--- Supplied entries Enclosed Below ---
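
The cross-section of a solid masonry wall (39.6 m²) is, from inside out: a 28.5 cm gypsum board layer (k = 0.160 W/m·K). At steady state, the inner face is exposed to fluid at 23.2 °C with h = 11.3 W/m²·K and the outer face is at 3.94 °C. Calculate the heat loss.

Q = 408 W

Series thermal resistances, inner to outer:
  R_conv,in = 1/(hA) = 1/(11.3·39.6) = 0.002235 K/W
  R_gypsum board = L/(kA) = 0.285/(0.160·39.6) = 0.04498 K/W
ΣR = 0.002235 + 0.04498 = 0.04722 K/W
Q = ΔT/ΣR = (23.2 °C − 3.94 °C)/0.04722 = 408 W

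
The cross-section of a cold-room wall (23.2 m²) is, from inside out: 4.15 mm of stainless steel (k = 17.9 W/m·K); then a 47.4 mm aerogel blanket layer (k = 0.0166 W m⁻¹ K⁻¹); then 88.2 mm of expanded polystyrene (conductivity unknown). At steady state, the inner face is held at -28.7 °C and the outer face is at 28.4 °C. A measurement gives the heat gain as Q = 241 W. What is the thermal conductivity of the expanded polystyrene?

k = 0.0334 W/m·K

ΣR = ΔT/Q = |-28.7 − 28.4|/241 = 0.2369 K/W
Known resistances:
  R_stainless steel = L/(kA) = 0.00415/(17.9·23.2) = 9.993×10^-6 K/W
  R_aerogel blanket = L/(kA) = 0.0474/(0.0166·23.2) = 0.1231 K/W
R_expanded polystyrene = ΣR − ΣR_known = 0.2369 − 0.1231 = 0.1138 K/W
L/(kA) = 0.1138 ⇒ k = 0.0882/(0.1138·23.2) = 0.0334 W/m·K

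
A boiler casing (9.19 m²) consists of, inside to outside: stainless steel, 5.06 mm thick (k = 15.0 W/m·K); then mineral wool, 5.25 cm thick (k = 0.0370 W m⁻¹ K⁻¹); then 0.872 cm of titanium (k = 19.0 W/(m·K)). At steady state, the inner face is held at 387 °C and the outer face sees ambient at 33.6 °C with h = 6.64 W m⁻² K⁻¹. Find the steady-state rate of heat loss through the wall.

Q = 2070 W

Resistance network (inner→outer):
  R_stainless steel = L/(kA) = 0.00506/(15.0·9.19) = 3.671×10^-5 K/W
  R_mineral wool = L/(kA) = 0.0525/(0.0370·9.19) = 0.1544 K/W
  R_titanium = L/(kA) = 0.00872/(19.0·9.19) = 4.994×10^-5 K/W
  R_conv,out = 1/(hA) = 1/(6.64·9.19) = 0.01639 K/W
ΣR = 3.671×10^-5 + 0.1544 + 4.994×10^-5 + 0.01639 = 0.1709 K/W
Q = ΔT/ΣR = (387 °C − 33.6 °C)/0.1709 = 2070 W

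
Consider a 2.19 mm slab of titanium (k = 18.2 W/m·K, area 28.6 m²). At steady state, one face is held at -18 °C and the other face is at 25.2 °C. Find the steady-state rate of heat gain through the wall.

Q = kA·ΔT/L = 18.2 × 28.6 × |-18 °C − 25.2 °C| / 0.00219 = 1.03×10^7 W

Q = 1.03×10^7 W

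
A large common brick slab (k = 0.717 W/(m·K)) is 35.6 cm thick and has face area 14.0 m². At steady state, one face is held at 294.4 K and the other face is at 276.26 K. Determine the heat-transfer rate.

Q = 511 W

Q = kA·ΔT/L = 0.717 × 14.0 × |294.4 K − 276.26 K| / 0.356 = 511 W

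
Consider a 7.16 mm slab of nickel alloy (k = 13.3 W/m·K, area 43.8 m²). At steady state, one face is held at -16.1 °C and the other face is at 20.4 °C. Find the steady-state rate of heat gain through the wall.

Q = kA·ΔT/L = 13.3 × 43.8 × |-16.1 °C − 20.4 °C| / 0.00716 = 2.97×10^6 W

Q = 2.97×10^6 W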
--- End of Enclosed Supplied entries ---
__Description of the task__.
Write out all the data exactly.

__Reply__.
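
The cross-section of a solid masonry wall (39.6 m²) is, from inside out: a 28.5 cm gypsum board layer (k = 0.160 W/m·K). At steady state, the inner face is exposed to fluid at 23.2 °C with h = 11.3 W/m²·K and the outer face is at 3.94 °C. Calculate the heat loss.

Q = 408 W

Series thermal resistances, inner to outer:
  R_conv,in = 1/(hA) = 1/(11.3·39.6) = 0.002235 K/W
  R_gypsum board = L/(kA) = 0.285/(0.160·39.6) = 0.04498 K/W
ΣR = 0.002235 + 0.04498 = 0.04722 K/W
Q = ΔT/ΣR = (23.2 °C − 3.94 °C)/0.04722 = 408 W

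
The cross-section of a cold-room wall (23.2 m²) is, from inside out: 4.15 mm of stainless steel (k = 17.9 W/m·K); then a 47.4 mm aerogel blanket layer (k = 0.0166 W m⁻¹ K⁻¹); then 88.2 mm of expanded polystyrene (conductivity unknown). At steady state, the inner face is held at -28.7 °C and the outer face is at 28.4 °C. A measurement gives the heat gain as Q = 241 W. What is the thermal conductivity of the expanded polystyrene?

k = 0.0334 W/m·K

ΣR = ΔT/Q = |-28.7 − 28.4|/241 = 0.2369 K/W
Known resistances:
  R_stainless steel = L/(kA) = 0.00415/(17.9·23.2) = 9.993×10^-6 K/W
  R_aerogel blanket = L/(kA) = 0.0474/(0.0166·23.2) = 0.1231 K/W
R_expanded polystyrene = ΣR − ΣR_known = 0.2369 − 0.1231 = 0.1138 K/W
L/(kA) = 0.1138 ⇒ k = 0.0882/(0.1138·23.2) = 0.0334 W/m·K

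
A boiler casing (9.19 m²) consists of, inside to outside: stainless steel, 5.06 mm thick (k = 15.0 W/m·K); then mineral wool, 5.25 cm thick (k = 0.0370 W m⁻¹ K⁻¹); then 0.872 cm of titanium (k = 19.0 W/(m·K)). At steady state, the inner face is held at 387 °C and the outer face sees ambient at 33.6 °C with h = 6.64 W m⁻² K⁻¹. Find the steady-state rate of heat loss through the wall.

Q = 2070 W

Resistance network (inner→outer):
  R_stainless steel = L/(kA) = 0.00506/(15.0·9.19) = 3.671×10^-5 K/W
  R_mineral wool = L/(kA) = 0.0525/(0.0370·9.19) = 0.1544 K/W
  R_titanium = L/(kA) = 0.00872/(19.0·9.19) = 4.994×10^-5 K/W
  R_conv,out = 1/(hA) = 1/(6.64·9.19) = 0.01639 K/W
ΣR = 3.671×10^-5 + 0.1544 + 4.994×10^-5 + 0.01639 = 0.1709 K/W
Q = ΔT/ΣR = (387 °C − 33.6 °C)/0.1709 = 2070 W

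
Consider a 2.19 mm slab of titanium (k = 18.2 W/m·K, area 28.6 m²). At steady state, one face is held at -18 °C and the other face is at 25.2 °C. Find the steady-state rate of heat gain through the wall.

Q = kA·ΔT/L = 18.2 × 28.6 × |-18 °C − 25.2 °C| / 0.00219 = 1.03×10^7 W

Q = 1.03×10^7 W

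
A large common brick slab (k = 0.717 W/(m·K)) is 35.6 cm thick and has face area 14.0 m². At steady state, one face is held at 294.4 K and the other face is at 276.26 K. Determine the heat-transfer rate.

Q = 511 W

Q = kA·ΔT/L = 0.717 × 14.0 × |294.4 K − 276.26 K| / 0.356 = 511 W

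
Consider a 7.16 mm slab of nickel alloy (k = 13.3 W/m·K, area 43.8 m²). At steady state, one face is held at -16.1 °C and the other face is at 20.4 °C. Find the steady-state rate of heat gain through the wall.

Q = kA·ΔT/L = 13.3 × 43.8 × |-16.1 °C − 20.4 °C| / 0.00716 = 2.97×10^6 W

Q = 2.97×10^6 W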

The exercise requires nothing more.